Each of the lines below must be retyped character for character.

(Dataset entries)
##############################

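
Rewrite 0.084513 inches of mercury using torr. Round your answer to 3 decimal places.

2.147 torr

1 inch of mercury = 25.4000 torr.
Thus 0.084513 × 25.4000 ≈ 2.147 torr.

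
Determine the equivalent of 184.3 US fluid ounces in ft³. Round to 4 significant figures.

0.1925 ft³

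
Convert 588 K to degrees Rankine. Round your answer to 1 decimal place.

1058.4 °R

°R = K × 9/5.
Applying the formula gives 1058.4 °R.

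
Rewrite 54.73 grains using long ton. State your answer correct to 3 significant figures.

3.49e-6 long tons

1 grain = 6.37755e-8 long tons.
Then 54.73 × 6.37755e-8 ≈ 3.49e-6 long ton.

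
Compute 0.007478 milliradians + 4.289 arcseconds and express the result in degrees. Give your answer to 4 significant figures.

0.001620 degrees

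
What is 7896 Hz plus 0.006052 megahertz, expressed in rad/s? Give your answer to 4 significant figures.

7896 Hz = 49612.0 rad/s and 0.006052 MHz = 38025.8 rad/s.
49612.0 + 38025.8 ≈ 87640 rad/s.

87640 radians per second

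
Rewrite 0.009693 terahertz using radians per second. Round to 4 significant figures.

1 terahertz = 6.28319e+12 radians per second.
Thus 0.009693 × 6.28319e+12 ≈ 6.090e+10 rad/s.

6.090e+10 rad/s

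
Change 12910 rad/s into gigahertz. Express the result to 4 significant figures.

1 rad/s = 1.59155e-10 gigahertz.
Then 12910 × 1.59155e-10 ≈ 2.055e-6 GHz.

2.055e-6 GHz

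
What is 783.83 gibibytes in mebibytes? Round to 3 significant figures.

1 gibibyte = 1024.00 MiB.
Then 783.83 × 1024.00 ≈ 803000 MiB.

803000 mebibytes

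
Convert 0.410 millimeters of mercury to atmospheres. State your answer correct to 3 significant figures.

1 mmHg = 0.00131579 atmospheres.
Then 0.410 × 0.00131579 ≈ 0.000539 atm.

0.000539 atmospheres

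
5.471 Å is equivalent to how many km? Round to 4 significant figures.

5.471 × 10^-13 kilometers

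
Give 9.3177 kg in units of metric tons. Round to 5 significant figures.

1 kilogram = 0.00100000 metric tons.
9.3177 × 0.00100000 ≈ 0.0093177 t.

0.0093177 t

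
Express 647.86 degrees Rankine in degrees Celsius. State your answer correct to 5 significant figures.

°R = (°C + 273.15) × 9/5.
Applying the formula gives 86.772 °C.

86.772 °C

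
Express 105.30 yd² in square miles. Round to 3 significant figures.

1 yd² = 3.22831 × 10^-7 mi².
So 105.30 × 3.22831 × 10^-7 ≈ 3.40 × 10^-5 mi².

3.40 × 10^-5 square miles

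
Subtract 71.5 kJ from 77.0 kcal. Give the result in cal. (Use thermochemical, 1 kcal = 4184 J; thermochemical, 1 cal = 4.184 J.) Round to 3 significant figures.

77.0 kcal = 77000.0 cal and 71.5 kJ = 17088.9 cal.
77000.0 − 17088.9 ≈ 59900 cal.

59900 cal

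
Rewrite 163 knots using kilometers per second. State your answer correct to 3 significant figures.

0.0839 km/s

1 knot = 0.000514444 kilometers per second.
Then 163 × 0.000514444 ≈ 0.0839 km/s.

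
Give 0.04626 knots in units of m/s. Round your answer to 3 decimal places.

0.024 m/s

1 knot = 0.514444 meters per second.
So 0.04626 × 0.514444 ≈ 0.024 m/s.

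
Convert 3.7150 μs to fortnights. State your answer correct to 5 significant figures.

3.0713e-12 fortnight

1 μs = 8.26720e-13 fortnight.
3.7150 × 8.26720e-13 ≈ 3.0713e-12 fortnight.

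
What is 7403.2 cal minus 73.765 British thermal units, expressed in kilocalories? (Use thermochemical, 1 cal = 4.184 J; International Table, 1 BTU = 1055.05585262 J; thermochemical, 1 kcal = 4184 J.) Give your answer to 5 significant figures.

-11.198 kcal

7403.2 cal = 7.40320 kcal and 73.765 BTU = 18.6009 kcal.
7.40320 − 18.6009 ≈ -11.198 kcal.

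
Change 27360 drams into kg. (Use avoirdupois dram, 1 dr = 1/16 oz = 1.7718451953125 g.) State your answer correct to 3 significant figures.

48.5 kg

1 dr = 0.00177185 kg.
27360 × 0.00177185 ≈ 48.5 kg.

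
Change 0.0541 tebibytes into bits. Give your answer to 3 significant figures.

1 TiB = 8.79609 × 10^12 bit.
Thus 0.0541 × 8.79609 × 10^12 ≈ 4.76 × 10^11 bit.

4.76 × 10^11 bits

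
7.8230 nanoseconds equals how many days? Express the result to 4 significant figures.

9.054e-14 d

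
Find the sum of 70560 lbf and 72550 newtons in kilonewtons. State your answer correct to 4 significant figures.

70560 lbf = 313.867 kN and 72550 N = 72.5500 kN.
313.867 + 72.5500 ≈ 386.4 kN.

386.4 kN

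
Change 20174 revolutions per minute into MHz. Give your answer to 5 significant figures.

0.00033623 MHz

1 revolution per minute = 1.66667 × 10^-8 MHz.
20174 × 1.66667 × 10^-8 ≈ 0.00033623 MHz.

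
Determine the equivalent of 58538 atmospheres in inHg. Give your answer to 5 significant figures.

1.7515e+6 inHg

1 atm = 29.9213 inHg.
So 58538 × 29.9213 ≈ 1.7515e+6 inHg.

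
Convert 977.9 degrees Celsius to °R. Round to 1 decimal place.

°R = (°C + 273.15) × 9/5.
Applying the formula gives 2251.9 °R.

2251.9 degrees Rankine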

##############################

● **RESULT BELOW**
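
Rewrite 0.084513 inches of mercury using torr. Round your answer to 3 decimal places.

2.147 torr

1 inch of mercury = 25.4000 torr.
Thus 0.084513 × 25.4000 ≈ 2.147 torr.

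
Determine the equivalent of 184.3 US fluid ounces in ft³. Round to 4 significant figures.

0.1925 ft³

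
Convert 588 K to degrees Rankine. Round your answer to 1 decimal place.

1058.4 °R

°R = K × 9/5.
Applying the formula gives 1058.4 °R.

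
Rewrite 54.73 grains using long ton. State your answer correct to 3 significant figures.

3.49e-6 long tons

1 grain = 6.37755e-8 long tons.
Then 54.73 × 6.37755e-8 ≈ 3.49e-6 long ton.

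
Compute 0.007478 milliradians + 4.289 arcseconds and express the result in degrees. Give your answer to 4 significant figures.

0.001620 degrees

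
What is 7896 Hz plus 0.006052 megahertz, expressed in rad/s? Give your answer to 4 significant figures.

7896 Hz = 49612.0 rad/s and 0.006052 MHz = 38025.8 rad/s.
49612.0 + 38025.8 ≈ 87640 rad/s.

87640 radians per second

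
Rewrite 0.009693 terahertz using radians per second. Round to 4 significant figures.

1 terahertz = 6.28319e+12 radians per second.
Thus 0.009693 × 6.28319e+12 ≈ 6.090e+10 rad/s.

6.090e+10 rad/s

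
Change 12910 rad/s into gigahertz. Express the result to 4 significant figures.

1 rad/s = 1.59155e-10 gigahertz.
Then 12910 × 1.59155e-10 ≈ 2.055e-6 GHz.

2.055e-6 GHz

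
What is 783.83 gibibytes in mebibytes? Round to 3 significant figures.

1 gibibyte = 1024.00 MiB.
Then 783.83 × 1024.00 ≈ 803000 MiB.

803000 mebibytes

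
Convert 0.410 millimeters of mercury to atmospheres. State your answer correct to 3 significant figures.

1 mmHg = 0.00131579 atmospheres.
Then 0.410 × 0.00131579 ≈ 0.000539 atm.

0.000539 atmospheres

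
5.471 Å is equivalent to how many km? Round to 4 significant figures.

5.471 × 10^-13 kilometers

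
Give 9.3177 kg in units of metric tons. Round to 5 significant figures.

1 kilogram = 0.00100000 metric tons.
9.3177 × 0.00100000 ≈ 0.0093177 t.

0.0093177 t

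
Express 647.86 degrees Rankine in degrees Celsius. State your answer correct to 5 significant figures.

°R = (°C + 273.15) × 9/5.
Applying the formula gives 86.772 °C.

86.772 °C

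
Express 105.30 yd² in square miles. Round to 3 significant figures.

1 yd² = 3.22831 × 10^-7 mi².
So 105.30 × 3.22831 × 10^-7 ≈ 3.40 × 10^-5 mi².

3.40 × 10^-5 square miles

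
Subtract 71.5 kJ from 77.0 kcal. Give the result in cal. (Use thermochemical, 1 kcal = 4184 J; thermochemical, 1 cal = 4.184 J.) Round to 3 significant figures.

77.0 kcal = 77000.0 cal and 71.5 kJ = 17088.9 cal.
77000.0 − 17088.9 ≈ 59900 cal.

59900 cal

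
Rewrite 163 knots using kilometers per second. State your answer correct to 3 significant figures.

0.0839 km/s

1 knot = 0.000514444 kilometers per second.
Then 163 × 0.000514444 ≈ 0.0839 km/s.

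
Give 0.04626 knots in units of m/s. Round your answer to 3 decimal places.

0.024 m/s

1 knot = 0.514444 meters per second.
So 0.04626 × 0.514444 ≈ 0.024 m/s.

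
Convert 3.7150 μs to fortnights. State your answer correct to 5 significant figures.

3.0713e-12 fortnight

1 μs = 8.26720e-13 fortnight.
3.7150 × 8.26720e-13 ≈ 3.0713e-12 fortnight.

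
What is 7403.2 cal minus 73.765 British thermal units, expressed in kilocalories? (Use thermochemical, 1 cal = 4.184 J; International Table, 1 BTU = 1055.05585262 J; thermochemical, 1 kcal = 4184 J.) Give your answer to 5 significant figures.

-11.198 kcal

7403.2 cal = 7.40320 kcal and 73.765 BTU = 18.6009 kcal.
7.40320 − 18.6009 ≈ -11.198 kcal.

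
Change 27360 drams into kg. (Use avoirdupois dram, 1 dr = 1/16 oz = 1.7718451953125 g.) State your answer correct to 3 significant figures.

48.5 kg

1 dr = 0.00177185 kg.
27360 × 0.00177185 ≈ 48.5 kg.

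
Change 0.0541 tebibytes into bits. Give your answer to 3 significant figures.

1 TiB = 8.79609 × 10^12 bit.
Thus 0.0541 × 8.79609 × 10^12 ≈ 4.76 × 10^11 bit.

4.76 × 10^11 bits

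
7.8230 nanoseconds equals how many days? Express the result to 4 significant figures.

9.054e-14 d

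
Find the sum of 70560 lbf and 72550 newtons in kilonewtons. State your answer correct to 4 significant figures.

70560 lbf = 313.867 kN and 72550 N = 72.5500 kN.
313.867 + 72.5500 ≈ 386.4 kN.

386.4 kN

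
Change 20174 revolutions per minute into MHz. Give your answer to 5 significant figures.

0.00033623 MHz

1 revolution per minute = 1.66667 × 10^-8 MHz.
20174 × 1.66667 × 10^-8 ≈ 0.00033623 MHz.

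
Determine the equivalent of 58538 atmospheres in inHg. Give your answer to 5 significant figures.

1.7515e+6 inHg

1 atm = 29.9213 inHg.
So 58538 × 29.9213 ≈ 1.7515e+6 inHg.

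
Convert 977.9 degrees Celsius to °R. Round to 1 decimal place.

°R = (°C + 273.15) × 9/5.
Applying the formula gives 2251.9 °R.

2251.9 degrees Rankine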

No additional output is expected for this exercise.